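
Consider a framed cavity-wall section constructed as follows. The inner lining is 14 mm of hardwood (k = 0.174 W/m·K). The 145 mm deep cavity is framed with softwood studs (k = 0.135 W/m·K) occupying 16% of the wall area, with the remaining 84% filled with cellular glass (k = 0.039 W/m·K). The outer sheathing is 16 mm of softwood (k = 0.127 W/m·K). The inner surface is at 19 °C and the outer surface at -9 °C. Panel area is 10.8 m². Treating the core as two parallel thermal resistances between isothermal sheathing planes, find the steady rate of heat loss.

Sheathing layers in series; stud and cavity paths in parallel between them.
R_inner = 0.014/(0.174×10.8) = 0.00745 K/W
R_stud  = 0.145/(0.135×0.16×10.8) = 0.6216 K/W
R_cav   = 0.145/(0.039×0.84×10.8) = 0.4098 K/W
1/R_core = 1/R_stud + 1/R_cav → R_core = 0.247 K/W
R_outer = 0.016/(0.127×10.8) = 0.01167 K/W
R_total = 0.2661 K/W
Q = ΔT/R_total = 28/0.2661

Q ≈ 105 W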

-.-.-

Brief: Each entry above must be printed exactly as written.

Task result:
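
Consider a framed cavity-wall section constructed as follows. The inner lining is 14 mm of hardwood (k = 0.174 W/m·K). The 145 mm deep cavity is framed with softwood studs (k = 0.135 W/m·K) occupying 16% of the wall area, with the remaining 84% filled with cellular glass (k = 0.039 W/m·K). The outer sheathing is 16 mm of softwood (k = 0.127 W/m·K). The inner surface is at 19 °C and the outer surface at -9 °C. Panel area is 10.8 m². Treating the core as two parallel thermal resistances between isothermal sheathing planes, find the steady rate of heat loss.

Sheathing layers in series; stud and cavity paths in parallel between them.
R_inner = 0.014/(0.174×10.8) = 0.00745 K/W
R_stud  = 0.145/(0.135×0.16×10.8) = 0.6216 K/W
R_cav   = 0.145/(0.039×0.84×10.8) = 0.4098 K/W
1/R_core = 1/R_stud + 1/R_cav → R_core = 0.247 K/W
R_outer = 0.016/(0.127×10.8) = 0.01167 K/W
R_total = 0.2661 K/W
Q = ΔT/R_total = 28/0.2661

Q ≈ 105 W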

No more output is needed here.